[Stored items]
┄┄┄┄┄┄┄┄┄┄
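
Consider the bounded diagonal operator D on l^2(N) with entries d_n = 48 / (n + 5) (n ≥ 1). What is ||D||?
||D|| = 8 (attained at n = 1)

For D diagonal, ||D|| = sup_n |d_n| = sup_n 48/(n + 5). This is positive and strictly decreasing in n, so the supremum is attained at n = 1: d_1 = 48/(1 + 5) = 8. Hence ||D|| = 8.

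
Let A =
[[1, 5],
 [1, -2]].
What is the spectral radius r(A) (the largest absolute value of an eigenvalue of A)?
r(A) = (1 + sqrt(29))/2 ≈ 3.1926

The eigenvalues of A are the roots of its characteristic polynomial. With M = A (coefficients from the trace and determinant):
  p(λ) = det(λ I - M) = λ^2 + λ - 7.
For λ^2 + λ - 7 the discriminant is 29. It is nonnegative but not a perfect square, so the roots are real and irrational: λ = (-1 ± sqrt(29))/2 ≈ 2.1926, -3.1926.
Thus the eigenvalues (to 4 decimals) are 2.1926 (modulus 2.1926); -3.1926 (modulus 3.1926). The spectral radius is the largest modulus: r(A) = (1 + sqrt(29))/2 ≈ 3.1926. (Cross-check: r(A) ≤ ||A||_2 ≈ 5.4157; equality holds whenever A is normal, though it can also hold for some non-normal A.)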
┄┄┄┄┄┄┄┄┄┄
| Assignment |
Each record must be restated word for word, including the last line.

| Response area |
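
Consider the bounded diagonal operator D on l^2(N) with entries d_n = 48 / (n + 5) (n ≥ 1). What is ||D||?
||D|| = 8 (attained at n = 1)

For D diagonal, ||D|| = sup_n |d_n| = sup_n 48/(n + 5). This is positive and strictly decreasing in n, so the supremum is attained at n = 1: d_1 = 48/(1 + 5) = 8. Hence ||D|| = 8.

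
Let A =
[[1, 5],
 [1, -2]].
What is the spectral radius r(A) (the largest absolute value of an eigenvalue of A)?
r(A) = (1 + sqrt(29))/2 ≈ 3.1926

The eigenvalues of A are the roots of its characteristic polynomial. With M = A (coefficients from the trace and determinant):
  p(λ) = det(λ I - M) = λ^2 + λ - 7.
For λ^2 + λ - 7 the discriminant is 29. It is nonnegative but not a perfect square, so the roots are real and irrational: λ = (-1 ± sqrt(29))/2 ≈ 2.1926, -3.1926.
Thus the eigenvalues (to 4 decimals) are 2.1926 (modulus 2.1926); -3.1926 (modulus 3.1926). The spectral radius is the largest modulus: r(A) = (1 + sqrt(29))/2 ≈ 3.1926. (Cross-check: r(A) ≤ ||A||_2 ≈ 5.4157; equality holds whenever A is normal, though it can also hold for some non-normal A.)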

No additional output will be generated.